__PROBLEM DETAILS__
The line count for "following" is all that is needed: say how many lines in the listing below contain it.

__PROVIDED RECORDS__
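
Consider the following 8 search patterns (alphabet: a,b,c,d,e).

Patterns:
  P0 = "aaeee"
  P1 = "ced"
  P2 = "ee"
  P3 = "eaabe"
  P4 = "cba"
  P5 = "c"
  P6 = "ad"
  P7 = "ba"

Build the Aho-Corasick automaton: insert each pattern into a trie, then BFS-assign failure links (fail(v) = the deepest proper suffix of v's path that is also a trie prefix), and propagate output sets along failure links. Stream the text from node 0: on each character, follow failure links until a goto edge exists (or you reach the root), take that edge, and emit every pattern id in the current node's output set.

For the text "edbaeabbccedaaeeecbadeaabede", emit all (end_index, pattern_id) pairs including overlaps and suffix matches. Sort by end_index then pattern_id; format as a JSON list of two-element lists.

Build:
Trie nodes:
  0='ε' goto a→1 b→18 c→6 e→9
  1='a' goto a→2 d→17
  2='aa' goto e→3
  3='aae' goto e→4
  4='aaee' goto e→5
  5='aaeee' goto ·  [P0 ends]
  6='c' goto b→15 e→7  [P5 ends]
  7='ce' goto d→8
  8='ced' goto ·  [P1 ends]
  9='e' goto a→11 e→10
  10='ee' goto ·  [P2 ends]
  11='ea' goto a→12
  12='eaa' goto b→13
  13='eaab' goto e→14
  14='eaabe' goto ·  [P3 ends]
  15='cb' goto a→16
  16='cba' goto ·  [P4 ends]
  17='ad' goto ·  [P6 ends]
  18='b' goto a→19
  19='ba' goto ·  [P7 ends]

BFS fail/out derivation:
  fail(1) 'a': from fail(0)=0 chase 'a': 0 ⇒ 0;  out=∅∪out(0)=∅
  fail(6) 'c': from fail(0)=0 chase 'c': 0 ⇒ 0;  out={5}∪out(0)={5}
  fail(9) 'e': from fail(0)=0 chase 'e': 0 ⇒ 0;  out=∅∪out(0)=∅
  fail(18) 'b': from fail(0)=0 chase 'b': 0 ⇒ 0;  out=∅∪out(0)=∅
  fail(2) 'aa': from fail(1)=0 chase 'a': 0 ⇒ 1;  out=∅∪out(1)=∅
  fail(7) 'ce': from fail(6)=0 chase 'e': 0 ⇒ 9;  out=∅∪out(9)=∅
  fail(10) 'ee': from fail(9)=0 chase 'e': 0 ⇒ 9;  out={2}∪out(9)={2}
  fail(11) 'ea': from fail(9)=0 chase 'a': 0 ⇒ 1;  out=∅∪out(1)=∅
  fail(15) 'cb': from fail(6)=0 chase 'b': 0 ⇒ 18;  out=∅∪out(18)=∅
  fail(17) 'ad': from fail(1)=0 chase 'd': 0 ⇒ 0;  out={6}∪out(0)={6}
  fail(19) 'ba': from fail(18)=0 chase 'a': 0 ⇒ 1;  out={7}∪out(1)={7}
  fail(3) 'aae': from fail(2)=1 chase 'e': 1→0 ⇒ 9;  out=∅∪out(9)=∅
  fail(8) 'ced': from fail(7)=9 chase 'd': 9→0 ⇒ 0;  out={1}∪out(0)={1}
  fail(12) 'eaa': from fail(11)=1 chase 'a': 1 ⇒ 2;  out=∅∪out(2)=∅
  fail(16) 'cba': from fail(15)=18 chase 'a': 18 ⇒ 19;  out={4}∪out(19)={4,7}
  fail(4) 'aaee': from fail(3)=9 chase 'e': 9 ⇒ 10;  out=∅∪out(10)={2}
  fail(13) 'eaab': from fail(12)=2 chase 'b': 2→1→0 ⇒ 18;  out=∅∪out(18)=∅
  fail(5) 'aaeee': from fail(4)=10 chase 'e': 10→9 ⇒ 10;  out={0}∪out(10)={0,2}
  fail(14) 'eaabe': from fail(13)=18 chase 'e': 18→0 ⇒ 9;  out={3}∪out(9)={3}

Scan:
i=0 'e': node 0→9
i=1 'd': node 9→0 (via fail)
i=2 'b': node 0→18
i=3 'a': node 18→19  ** P7@[2:3]
i=4 'e': node 19→9 (via fail)
i=5 'a': node 9→11
i=6 'b': node 11→18 (via fail)
i=7 'b': node 18→18 (via fail)
i=8 'c': node 18→6 (via fail)  ** P5@[8:8]
i=9 'c': node 6→6 (via fail)  ** P5@[9:9]
i=10 'e': node 6→7
i=11 'd': node 7→8  ** P1@[9:11]
i=12 'a': node 8→1 (via fail)
i=13 'a': node 1→2
i=14 'e': node 2→3
i=15 'e': node 3→4  ** P2@[14:15]
i=16 'e': node 4→5  ** P0@[12:16],P2@[15:16]
i=17 'c': node 5→6 (via fail)  ** P5@[17:17]
i=18 'b': node 6→15
i=19 'a': node 15→16  ** P4@[17:19],P7@[18:19]
i=20 'd': node 16→17 (via fail)  ** P6@[19:20]
i=21 'e': node 17→9 (via fail)
i=22 'a': node 9→11
i=23 'a': node 11→12
i=24 'b': node 12→13
i=25 'e': node 13→14  ** P3@[21:25]
i=26 'd': node 14→0 (via fail)
i=27 'e': node 0→9

Result: [[3,7],[8,5],[9,5],[11,1],[15,2],[16,0],[16,2],[17,5],[19,4],[19,7],[20,6],[25,3]]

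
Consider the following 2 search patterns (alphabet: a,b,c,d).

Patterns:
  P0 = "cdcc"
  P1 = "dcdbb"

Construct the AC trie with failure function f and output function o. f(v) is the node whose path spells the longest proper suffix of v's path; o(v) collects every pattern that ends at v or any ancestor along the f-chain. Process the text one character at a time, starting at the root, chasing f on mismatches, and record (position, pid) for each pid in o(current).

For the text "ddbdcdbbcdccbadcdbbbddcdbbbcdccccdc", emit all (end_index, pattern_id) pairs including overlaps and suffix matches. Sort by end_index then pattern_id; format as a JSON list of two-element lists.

Build:
Trie nodes:
  n0 'ε': c→1 d→5
  n1 'c': d→2
  n2 'cd': c→3
  n3 'cdc': c→4
  n4 'cdcc': ·  ←P0
  n5 'd': c→6
  n6 'dc': d→7
  n7 'dcd': b→8
  n8 'dcdb': b→9
  n9 'dcdbb': ·  ←P1

BFS fail/out derivation:
  fail(1) 'c': from fail(0)=0 chase 'c': 0 ⇒ 0;  out=∅∪out(0)=∅
  fail(5) 'd': from fail(0)=0 chase 'd': 0 ⇒ 0;  out=∅∪out(0)=∅
  fail(2) 'cd': from fail(1)=0 chase 'd': 0 ⇒ 5;  out=∅∪out(5)=∅
  fail(6) 'dc': from fail(5)=0 chase 'c': 0 ⇒ 1;  out=∅∪out(1)=∅
  fail(3) 'cdc': from fail(2)=5 chase 'c': 5 ⇒ 6;  out=∅∪out(6)=∅
  fail(7) 'dcd': from fail(6)=1 chase 'd': 1 ⇒ 2;  out=∅∪out(2)=∅
  fail(4) 'cdcc': from fail(3)=6 chase 'c': 6→1→0 ⇒ 1;  out={0}∪out(1)={0}
  fail(8) 'dcdb': from fail(7)=2 chase 'b': 2→5→0 ⇒ 0;  out=∅∪out(0)=∅
  fail(9) 'dcdbb': from fail(8)=0 chase 'b': 0 ⇒ 0;  out={1}∪out(0)={1}

Scan:
pos 0 'd': at 5
pos 1 'd': at 5 ·f
pos 2 'b': at 0 ·f
pos 3 'd': at 5
pos 4 'c': at 6
pos 5 'd': at 7
pos 6 'b': at 8
pos 7 'b': at 9  emit P1@[3:7]
pos 8 'c': at 1 ·f
pos 9 'd': at 2
pos 10 'c': at 3
pos 11 'c': at 4  emit P0@[8:11]
pos 12 'b': at 0 ·f
pos 13 'a': at 0
pos 14 'd': at 5
pos 15 'c': at 6
pos 16 'd': at 7
pos 17 'b': at 8
pos 18 'b': at 9  emit P1@[14:18]
pos 19 'b': at 0 ·f
pos 20 'd': at 5
pos 21 'd': at 5 ·f
pos 22 'c': at 6
pos 23 'd': at 7
pos 24 'b': at 8
pos 25 'b': at 9  emit P1@[21:25]
pos 26 'b': at 0 ·f
pos 27 'c': at 1
pos 28 'd': at 2
pos 29 'c': at 3
pos 30 'c': at 4  emit P0@[27:30]
pos 31 'c': at 1 ·f
pos 32 'c': at 1 ·f
pos 33 'd': at 2
pos 34 'c': at 3

Result: [[7,1],[11,0],[18,1],[25,1],[30,0]]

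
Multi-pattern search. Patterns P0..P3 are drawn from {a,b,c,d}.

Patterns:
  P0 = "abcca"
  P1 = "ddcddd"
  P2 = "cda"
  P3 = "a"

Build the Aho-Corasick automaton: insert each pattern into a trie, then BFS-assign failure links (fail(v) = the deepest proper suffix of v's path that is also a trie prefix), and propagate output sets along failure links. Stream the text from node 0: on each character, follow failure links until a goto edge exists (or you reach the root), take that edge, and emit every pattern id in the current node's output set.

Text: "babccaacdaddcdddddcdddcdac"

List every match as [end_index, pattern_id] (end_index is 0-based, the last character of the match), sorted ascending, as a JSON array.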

__THE COMPLETED TASK__
2